DATA EXTRACTS.
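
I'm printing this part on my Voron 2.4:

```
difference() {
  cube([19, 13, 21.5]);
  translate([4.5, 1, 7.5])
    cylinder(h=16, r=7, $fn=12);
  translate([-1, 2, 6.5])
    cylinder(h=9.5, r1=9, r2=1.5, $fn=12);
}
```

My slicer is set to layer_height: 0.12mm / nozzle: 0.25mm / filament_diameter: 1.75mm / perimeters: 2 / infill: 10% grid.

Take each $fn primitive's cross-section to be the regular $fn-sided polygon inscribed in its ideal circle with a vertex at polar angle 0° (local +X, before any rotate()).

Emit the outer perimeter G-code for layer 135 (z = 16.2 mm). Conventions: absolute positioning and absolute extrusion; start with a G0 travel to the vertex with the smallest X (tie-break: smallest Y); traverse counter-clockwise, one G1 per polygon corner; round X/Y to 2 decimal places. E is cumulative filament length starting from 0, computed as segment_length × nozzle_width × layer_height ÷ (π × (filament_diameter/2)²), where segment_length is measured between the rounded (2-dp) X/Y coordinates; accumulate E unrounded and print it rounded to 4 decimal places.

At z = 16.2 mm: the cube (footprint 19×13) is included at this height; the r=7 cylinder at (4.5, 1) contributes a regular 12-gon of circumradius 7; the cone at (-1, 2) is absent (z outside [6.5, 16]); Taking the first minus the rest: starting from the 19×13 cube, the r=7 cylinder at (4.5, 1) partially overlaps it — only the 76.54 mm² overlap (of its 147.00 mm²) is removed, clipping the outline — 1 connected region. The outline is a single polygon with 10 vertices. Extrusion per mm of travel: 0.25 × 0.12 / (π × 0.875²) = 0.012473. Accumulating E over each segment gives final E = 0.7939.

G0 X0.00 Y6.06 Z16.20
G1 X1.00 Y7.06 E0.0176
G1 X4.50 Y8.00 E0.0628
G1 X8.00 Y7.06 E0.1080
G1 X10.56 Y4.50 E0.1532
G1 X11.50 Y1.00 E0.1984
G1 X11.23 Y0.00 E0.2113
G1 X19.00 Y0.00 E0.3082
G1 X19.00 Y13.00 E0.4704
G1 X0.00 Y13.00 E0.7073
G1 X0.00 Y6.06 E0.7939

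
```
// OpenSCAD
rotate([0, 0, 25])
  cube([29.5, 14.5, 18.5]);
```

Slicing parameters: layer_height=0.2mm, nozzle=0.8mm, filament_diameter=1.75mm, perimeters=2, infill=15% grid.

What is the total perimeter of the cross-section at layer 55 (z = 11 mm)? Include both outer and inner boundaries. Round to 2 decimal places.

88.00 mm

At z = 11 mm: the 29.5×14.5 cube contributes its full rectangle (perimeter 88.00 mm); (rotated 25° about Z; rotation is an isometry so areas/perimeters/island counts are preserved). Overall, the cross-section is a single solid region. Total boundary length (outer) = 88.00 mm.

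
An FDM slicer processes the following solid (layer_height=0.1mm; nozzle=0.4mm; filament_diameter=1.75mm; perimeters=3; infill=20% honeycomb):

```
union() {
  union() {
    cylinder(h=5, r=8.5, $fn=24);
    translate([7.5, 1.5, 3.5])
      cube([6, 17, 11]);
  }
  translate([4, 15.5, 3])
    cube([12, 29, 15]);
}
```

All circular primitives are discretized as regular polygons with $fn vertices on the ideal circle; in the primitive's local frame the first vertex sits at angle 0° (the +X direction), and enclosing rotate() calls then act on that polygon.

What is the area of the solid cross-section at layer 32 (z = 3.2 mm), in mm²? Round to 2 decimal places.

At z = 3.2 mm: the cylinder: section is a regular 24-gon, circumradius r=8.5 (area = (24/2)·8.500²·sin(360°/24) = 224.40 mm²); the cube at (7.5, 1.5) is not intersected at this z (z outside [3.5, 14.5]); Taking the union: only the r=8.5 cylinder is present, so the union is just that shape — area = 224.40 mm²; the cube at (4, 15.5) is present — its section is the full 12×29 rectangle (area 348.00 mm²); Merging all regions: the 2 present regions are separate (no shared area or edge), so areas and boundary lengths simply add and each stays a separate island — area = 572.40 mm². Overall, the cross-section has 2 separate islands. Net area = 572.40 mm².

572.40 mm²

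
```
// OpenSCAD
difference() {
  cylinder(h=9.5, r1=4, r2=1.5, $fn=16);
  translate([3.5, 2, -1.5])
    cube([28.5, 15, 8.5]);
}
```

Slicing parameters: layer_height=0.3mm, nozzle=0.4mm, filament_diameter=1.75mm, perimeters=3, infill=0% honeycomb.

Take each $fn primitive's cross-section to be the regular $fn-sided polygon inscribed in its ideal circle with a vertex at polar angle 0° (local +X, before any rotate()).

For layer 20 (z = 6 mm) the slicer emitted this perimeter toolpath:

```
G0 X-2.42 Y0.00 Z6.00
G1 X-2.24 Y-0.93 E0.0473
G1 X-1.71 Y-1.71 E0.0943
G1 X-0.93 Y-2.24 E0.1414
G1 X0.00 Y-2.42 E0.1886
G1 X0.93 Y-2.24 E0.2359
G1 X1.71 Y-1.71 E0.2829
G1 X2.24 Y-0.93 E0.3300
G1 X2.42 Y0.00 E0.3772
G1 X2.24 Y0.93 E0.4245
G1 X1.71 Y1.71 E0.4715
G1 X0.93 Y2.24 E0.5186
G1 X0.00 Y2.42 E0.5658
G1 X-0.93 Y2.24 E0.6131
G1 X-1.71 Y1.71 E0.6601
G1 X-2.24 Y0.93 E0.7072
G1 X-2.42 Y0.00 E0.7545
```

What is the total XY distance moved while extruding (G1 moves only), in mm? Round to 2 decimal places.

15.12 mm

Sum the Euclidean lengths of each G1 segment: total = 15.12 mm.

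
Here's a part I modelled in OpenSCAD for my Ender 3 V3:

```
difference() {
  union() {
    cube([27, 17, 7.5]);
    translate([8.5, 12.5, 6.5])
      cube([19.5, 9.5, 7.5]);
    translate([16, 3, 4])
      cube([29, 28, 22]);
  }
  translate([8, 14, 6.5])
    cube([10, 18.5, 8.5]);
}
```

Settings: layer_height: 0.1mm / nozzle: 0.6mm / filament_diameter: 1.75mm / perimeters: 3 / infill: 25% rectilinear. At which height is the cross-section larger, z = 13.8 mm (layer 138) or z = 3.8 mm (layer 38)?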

AIM OF THE TASK. In the entries above, find each line with the string "infill" and copy it.

EXERCISE SOLUTION.
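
My slicer is set to layer_height: 0.12mm / nozzle: 0.25mm / filament_diameter: 1.75mm / perimeters: 2 / infill: 10% grid.
Slicing parameters: layer_height=0.2mm, nozzle=0.8mm, filament_diameter=1.75mm, perimeters=2, infill=15% grid.
An FDM slicer processes the following solid (layer_height=0.1mm; nozzle=0.4mm; filament_diameter=1.75mm; perimeters=3; infill=20% honeycomb):
Slicing parameters: layer_height=0.3mm, nozzle=0.4mm, filament_diameter=1.75mm, perimeters=3, infill=0% honeycomb.
Settings: layer_height: 0.1mm / nozzle: 0.6mm / filament_diameter: 1.75mm / perimeters: 3 / infill: 25% rectilinear. At which height is the cross-section larger, z = 13.8 mm (layer 138) or z = 3.8 mm (layer 38)?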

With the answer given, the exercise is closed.